§ What the exercise asks
Using the records below, copy every line that holds the string "bycatch".

§ Recorded information
▼▼▼

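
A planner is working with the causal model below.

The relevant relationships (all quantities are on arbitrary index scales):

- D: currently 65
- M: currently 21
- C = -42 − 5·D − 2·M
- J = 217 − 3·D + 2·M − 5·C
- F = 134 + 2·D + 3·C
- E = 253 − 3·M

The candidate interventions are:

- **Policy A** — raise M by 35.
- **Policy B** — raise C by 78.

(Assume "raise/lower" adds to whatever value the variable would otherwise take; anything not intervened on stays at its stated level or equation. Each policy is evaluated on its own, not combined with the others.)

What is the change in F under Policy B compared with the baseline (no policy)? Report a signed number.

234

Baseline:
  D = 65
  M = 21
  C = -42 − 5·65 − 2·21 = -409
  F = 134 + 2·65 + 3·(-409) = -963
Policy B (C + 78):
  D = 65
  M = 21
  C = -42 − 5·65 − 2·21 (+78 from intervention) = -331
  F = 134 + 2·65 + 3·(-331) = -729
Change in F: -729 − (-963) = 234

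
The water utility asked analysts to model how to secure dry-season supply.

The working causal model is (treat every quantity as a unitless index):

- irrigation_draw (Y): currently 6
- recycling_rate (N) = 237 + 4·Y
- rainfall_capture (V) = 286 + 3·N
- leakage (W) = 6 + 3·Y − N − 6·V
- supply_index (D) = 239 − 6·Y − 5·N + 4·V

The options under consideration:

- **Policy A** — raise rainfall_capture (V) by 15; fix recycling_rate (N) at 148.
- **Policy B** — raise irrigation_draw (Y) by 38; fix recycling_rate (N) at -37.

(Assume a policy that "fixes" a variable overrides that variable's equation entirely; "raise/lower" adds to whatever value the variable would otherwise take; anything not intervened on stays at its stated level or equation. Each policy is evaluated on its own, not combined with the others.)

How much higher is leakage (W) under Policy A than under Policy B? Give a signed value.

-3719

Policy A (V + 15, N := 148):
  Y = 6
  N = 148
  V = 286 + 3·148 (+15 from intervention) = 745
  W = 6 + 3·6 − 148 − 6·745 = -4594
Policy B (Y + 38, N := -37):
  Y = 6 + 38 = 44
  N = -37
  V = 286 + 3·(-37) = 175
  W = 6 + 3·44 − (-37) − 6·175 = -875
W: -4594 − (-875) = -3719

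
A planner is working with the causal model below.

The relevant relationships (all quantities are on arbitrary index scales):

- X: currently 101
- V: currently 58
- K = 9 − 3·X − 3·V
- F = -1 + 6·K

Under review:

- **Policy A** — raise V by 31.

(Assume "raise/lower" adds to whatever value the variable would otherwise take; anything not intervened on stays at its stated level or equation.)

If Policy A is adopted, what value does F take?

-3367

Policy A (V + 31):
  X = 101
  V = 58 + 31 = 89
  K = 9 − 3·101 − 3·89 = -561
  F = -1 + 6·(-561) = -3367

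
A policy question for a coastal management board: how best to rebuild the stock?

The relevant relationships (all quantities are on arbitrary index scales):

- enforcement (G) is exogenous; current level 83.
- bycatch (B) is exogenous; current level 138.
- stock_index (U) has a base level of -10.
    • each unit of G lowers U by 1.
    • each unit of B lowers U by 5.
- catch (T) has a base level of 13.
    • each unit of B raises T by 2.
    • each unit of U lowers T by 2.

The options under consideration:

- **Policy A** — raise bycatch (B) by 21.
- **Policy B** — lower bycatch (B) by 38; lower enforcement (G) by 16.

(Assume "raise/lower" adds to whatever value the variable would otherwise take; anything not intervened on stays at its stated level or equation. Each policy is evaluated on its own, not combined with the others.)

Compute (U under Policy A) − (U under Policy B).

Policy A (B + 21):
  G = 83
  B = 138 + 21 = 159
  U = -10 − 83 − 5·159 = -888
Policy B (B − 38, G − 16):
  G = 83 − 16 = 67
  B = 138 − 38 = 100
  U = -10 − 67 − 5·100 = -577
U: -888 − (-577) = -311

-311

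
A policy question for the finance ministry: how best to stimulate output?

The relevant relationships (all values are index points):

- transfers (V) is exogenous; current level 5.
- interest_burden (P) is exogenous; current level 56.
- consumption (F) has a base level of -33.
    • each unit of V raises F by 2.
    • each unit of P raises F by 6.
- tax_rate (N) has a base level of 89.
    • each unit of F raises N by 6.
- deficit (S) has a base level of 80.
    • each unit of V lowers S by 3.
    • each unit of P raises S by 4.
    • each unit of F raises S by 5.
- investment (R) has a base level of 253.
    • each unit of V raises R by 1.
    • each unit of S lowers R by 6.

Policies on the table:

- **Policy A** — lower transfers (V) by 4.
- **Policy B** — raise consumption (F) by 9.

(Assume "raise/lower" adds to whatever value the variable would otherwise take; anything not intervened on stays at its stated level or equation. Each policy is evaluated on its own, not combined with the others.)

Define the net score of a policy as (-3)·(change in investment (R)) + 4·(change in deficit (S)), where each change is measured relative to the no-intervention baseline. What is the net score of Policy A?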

▲▲▲

§ Solution below
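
- bycatch (B) is exogenous; current level 138.
- **Policy A** — raise bycatch (B) by 21.
- **Policy B** — lower bycatch (B) by 38; lower enforcement (G) by 16.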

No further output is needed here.